Directions —
Print the records exactly as they are written.

Given records —

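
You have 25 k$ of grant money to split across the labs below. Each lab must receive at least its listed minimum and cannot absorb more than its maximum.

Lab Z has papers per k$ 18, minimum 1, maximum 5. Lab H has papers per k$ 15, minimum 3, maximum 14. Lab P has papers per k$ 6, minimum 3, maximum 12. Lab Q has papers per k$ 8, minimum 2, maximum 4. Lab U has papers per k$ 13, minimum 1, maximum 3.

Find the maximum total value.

347

Meeting every minimum uses 1+3+3+2+1 = 10 k$, leaving 15.
Rank by papers per k$: Lab Z 18 > Lab H 15 > Lab U 13 > Lab Q 8 > Lab P 6.
Give Lab Z 4 more to hit its cap of 5 ; 11 left.
Lab H: +11 to 14 (cap) ; 0 left.
Total = 18×5 + 15×14 + 6×3 + 8×2 + 13×1 = 347.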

Response for this exercise —
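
You have 25 k$ of grant money to split across the labs below. Each lab must receive at least its listed minimum and cannot absorb more than its maximum.

Lab Z has papers per k$ 18, minimum 1, maximum 5. Lab H has papers per k$ 15, minimum 3, maximum 14. Lab P has papers per k$ 6, minimum 3, maximum 12. Lab Q has papers per k$ 8, minimum 2, maximum 4. Lab U has papers per k$ 13, minimum 1, maximum 3.

Find the maximum total value.

347

Meeting every minimum uses 1+3+3+2+1 = 10 k$, leaving 15.
Rank by papers per k$: Lab Z 18 > Lab H 15 > Lab U 13 > Lab Q 8 > Lab P 6.
Give Lab Z 4 more to hit its cap of 5 ; 11 left.
Lab H: +11 to 14 (cap) ; 0 left.
Total = 18×5 + 15×14 + 6×3 + 8×2 + 13×1 = 347.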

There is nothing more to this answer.